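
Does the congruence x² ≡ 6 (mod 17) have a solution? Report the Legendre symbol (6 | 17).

Euler's criterion: (6/17) ≡ 6^8 (mod 17).
6^2 ≡ 2 (mod 17)
6^4 ≡ 4 (mod 17)
6^8 ≡ 16 (mod 17)
6^8 = 6^(8) ≡ 16 (mod 17).
Result is 16 ≡ −1, so (6/17) = −1.

-1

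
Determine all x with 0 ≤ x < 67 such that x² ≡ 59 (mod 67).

27, 40

Since 67 ≡ 3 (mod 4), a square root of 59 is 59^((67+1)/4) = 59^17 mod 67.
Repeated squaring: 59^2≡64, 59^4≡9, 59^8≡14, 59^16≡62 (mod 67).
59^17 = 59^(16+1) ≡ 40 (mod 67).
Check: 40² = 1600 ≡ 59 (mod 67). The two roots are 27 and 40.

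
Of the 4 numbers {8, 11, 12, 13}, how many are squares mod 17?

(8/17) = +1 → QR.
(11/17) = -1 → non-residue.
(12/17) = -1 → non-residue.
(13/17) = +1 → QR.
Total quadratic residues among the 4: 2.

2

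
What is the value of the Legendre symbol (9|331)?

1

Reciprocity: 9 ≡ 1 and 331 ≡ 3 (mod 4), so (9/331) = +(331/9).
Reduce top mod 9: now compute (7/9).
Reciprocity: 7 ≡ 3 and 9 ≡ 1 (mod 4), so (7/9) = +(9/7).
Reduce top mod 7: now compute (2/7).
Pull out 2: since 7 ≡ 7 (mod 8), (2/7) = +1.
Reached (1/7) = 1. Collecting the sign flips along the way, the symbol is +1.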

Required work>
Word for word, write out the entries above again.

Task solution>
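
Does the congruence x² ≡ 6 (mod 17) have a solution? Report the Legendre symbol (6 | 17).

Euler's criterion: (6/17) ≡ 6^8 (mod 17).
6^2 ≡ 2 (mod 17)
6^4 ≡ 4 (mod 17)
6^8 ≡ 16 (mod 17)
6^8 = 6^(8) ≡ 16 (mod 17).
Result is 16 ≡ −1, so (6/17) = −1.

-1

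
Determine all x with 0 ≤ x < 67 such that x² ≡ 59 (mod 67).

27, 40

Since 67 ≡ 3 (mod 4), a square root of 59 is 59^((67+1)/4) = 59^17 mod 67.
Repeated squaring: 59^2≡64, 59^4≡9, 59^8≡14, 59^16≡62 (mod 67).
59^17 = 59^(16+1) ≡ 40 (mod 67).
Check: 40² = 1600 ≡ 59 (mod 67). The two roots are 27 and 40.

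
Of the 4 numbers {8, 11, 12, 13}, how many are squares mod 17?

(8/17) = +1 → QR.
(11/17) = -1 → non-residue.
(12/17) = -1 → non-residue.
(13/17) = +1 → QR.
Total quadratic residues among the 4: 2.

2

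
What is the value of the Legendre symbol (9|331)?

1

Reciprocity: 9 ≡ 1 and 331 ≡ 3 (mod 4), so (9/331) = +(331/9).
Reduce top mod 9: now compute (7/9).
Reciprocity: 7 ≡ 3 and 9 ≡ 1 (mod 4), so (7/9) = +(9/7).
Reduce top mod 7: now compute (2/7).
Pull out 2: since 7 ≡ 7 (mod 8), (2/7) = +1.
Reached (1/7) = 1. Collecting the sign flips along the way, the symbol is +1.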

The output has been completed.